§ Action item
Look below for the line containing "unknowns: (p, q, r)"; from there through the line containing "4p - 8q = -1", both lines included, please set down each line exactly and nothing else.

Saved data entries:
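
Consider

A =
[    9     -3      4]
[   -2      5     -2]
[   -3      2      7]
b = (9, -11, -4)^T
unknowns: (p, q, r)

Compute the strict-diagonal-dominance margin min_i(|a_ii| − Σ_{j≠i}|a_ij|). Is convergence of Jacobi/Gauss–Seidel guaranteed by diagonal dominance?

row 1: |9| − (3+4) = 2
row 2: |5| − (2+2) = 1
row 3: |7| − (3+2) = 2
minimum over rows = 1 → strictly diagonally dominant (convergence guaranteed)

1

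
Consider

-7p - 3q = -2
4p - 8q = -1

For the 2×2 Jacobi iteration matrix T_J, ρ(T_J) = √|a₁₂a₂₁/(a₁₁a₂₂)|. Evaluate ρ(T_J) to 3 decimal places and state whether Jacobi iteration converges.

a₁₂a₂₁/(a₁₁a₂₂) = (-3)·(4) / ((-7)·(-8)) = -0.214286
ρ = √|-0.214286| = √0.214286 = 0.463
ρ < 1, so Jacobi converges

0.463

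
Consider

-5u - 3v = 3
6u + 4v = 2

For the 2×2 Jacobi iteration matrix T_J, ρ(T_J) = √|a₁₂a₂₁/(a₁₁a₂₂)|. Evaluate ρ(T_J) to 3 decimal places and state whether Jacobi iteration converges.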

...

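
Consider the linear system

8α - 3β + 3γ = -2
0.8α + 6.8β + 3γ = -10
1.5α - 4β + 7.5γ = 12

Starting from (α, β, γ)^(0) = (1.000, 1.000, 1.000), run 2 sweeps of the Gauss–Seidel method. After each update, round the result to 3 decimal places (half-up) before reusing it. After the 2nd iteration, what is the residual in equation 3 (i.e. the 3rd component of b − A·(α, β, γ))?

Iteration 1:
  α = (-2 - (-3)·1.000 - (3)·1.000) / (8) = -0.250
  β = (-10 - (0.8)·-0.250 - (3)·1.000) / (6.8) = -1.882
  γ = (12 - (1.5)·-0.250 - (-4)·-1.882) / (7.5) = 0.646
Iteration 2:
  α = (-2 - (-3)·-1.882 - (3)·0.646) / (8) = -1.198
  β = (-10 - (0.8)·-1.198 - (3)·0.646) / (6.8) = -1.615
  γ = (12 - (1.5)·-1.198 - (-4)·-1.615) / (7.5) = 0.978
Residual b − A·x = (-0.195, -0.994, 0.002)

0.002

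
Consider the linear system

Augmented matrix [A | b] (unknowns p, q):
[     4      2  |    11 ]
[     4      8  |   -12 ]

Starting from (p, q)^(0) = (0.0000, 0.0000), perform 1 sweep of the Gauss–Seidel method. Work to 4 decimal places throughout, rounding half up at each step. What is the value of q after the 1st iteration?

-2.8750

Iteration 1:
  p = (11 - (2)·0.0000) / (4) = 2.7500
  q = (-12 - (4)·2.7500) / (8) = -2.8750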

§ Answer section
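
unknowns: (p, q, r)

Compute the strict-diagonal-dominance margin min_i(|a_ii| − Σ_{j≠i}|a_ij|). Is convergence of Jacobi/Gauss–Seidel guaranteed by diagonal dominance?

row 1: |9| − (3+4) = 2
row 2: |5| − (2+2) = 1
row 3: |7| − (3+2) = 2
minimum over rows = 1 → strictly diagonally dominant (convergence guaranteed)

1

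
Consider

-7p - 3q = -2
4p - 8q = -1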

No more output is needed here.